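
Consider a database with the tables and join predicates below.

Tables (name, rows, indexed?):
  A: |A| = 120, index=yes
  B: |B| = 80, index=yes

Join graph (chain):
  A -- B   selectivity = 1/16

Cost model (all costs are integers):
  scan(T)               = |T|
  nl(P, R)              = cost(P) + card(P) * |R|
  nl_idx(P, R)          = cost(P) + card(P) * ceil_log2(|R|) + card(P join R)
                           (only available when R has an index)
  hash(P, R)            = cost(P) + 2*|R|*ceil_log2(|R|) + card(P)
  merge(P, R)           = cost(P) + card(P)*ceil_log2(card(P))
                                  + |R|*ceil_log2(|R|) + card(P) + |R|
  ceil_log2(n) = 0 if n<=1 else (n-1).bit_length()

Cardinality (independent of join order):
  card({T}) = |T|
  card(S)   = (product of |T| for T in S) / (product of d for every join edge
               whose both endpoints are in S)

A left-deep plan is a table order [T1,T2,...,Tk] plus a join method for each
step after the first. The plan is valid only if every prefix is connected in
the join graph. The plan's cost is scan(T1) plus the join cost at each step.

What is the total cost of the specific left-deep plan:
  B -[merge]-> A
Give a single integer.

step 1: scan B: cost=80, card=80
step 2: join A via merge
    card(P join A) = 80*120/(16) = 600
    cost = 80 + 80*7 + 120*7 + 80 + 120 = 1680

1680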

────────────────────────────────────────

## [What you are asked to do]
All of the entries above need to be reproduced exactly.

## [The answer]
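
Consider a database with the tables and join predicates below.

Tables (name, rows, indexed?):
  A: |A| = 120, index=yes
  B: |B| = 80, index=yes

Join graph (chain):
  A -- B   selectivity = 1/16

Cost model (all costs are integers):
  scan(T)               = |T|
  nl(P, R)              = cost(P) + card(P) * |R|
  nl_idx(P, R)          = cost(P) + card(P) * ceil_log2(|R|) + card(P join R)
                           (only available when R has an index)
  hash(P, R)            = cost(P) + 2*|R|*ceil_log2(|R|) + card(P)
  merge(P, R)           = cost(P) + card(P)*ceil_log2(card(P))
                                  + |R|*ceil_log2(|R|) + card(P) + |R|
  ceil_log2(n) = 0 if n<=1 else (n-1).bit_length()

Cardinality (independent of join order):
  card({T}) = |T|
  card(S)   = (product of |T| for T in S) / (product of d for every join edge
               whose both endpoints are in S)

A left-deep plan is a table order [T1,T2,...,Tk] plus a join method for each
step after the first. The plan is valid only if every prefix is connected in
the join graph. The plan's cost is scan(T1) plus the join cost at each step.

What is the total cost of the specific left-deep plan:
  B -[merge]-> A
Give a single integer.

step 1: scan B: cost=80, card=80
step 2: join A via merge
    card(P join A) = 80*120/(16) = 600
    cost = 80 + 80*7 + 120*7 + 80 + 120 = 1680

1680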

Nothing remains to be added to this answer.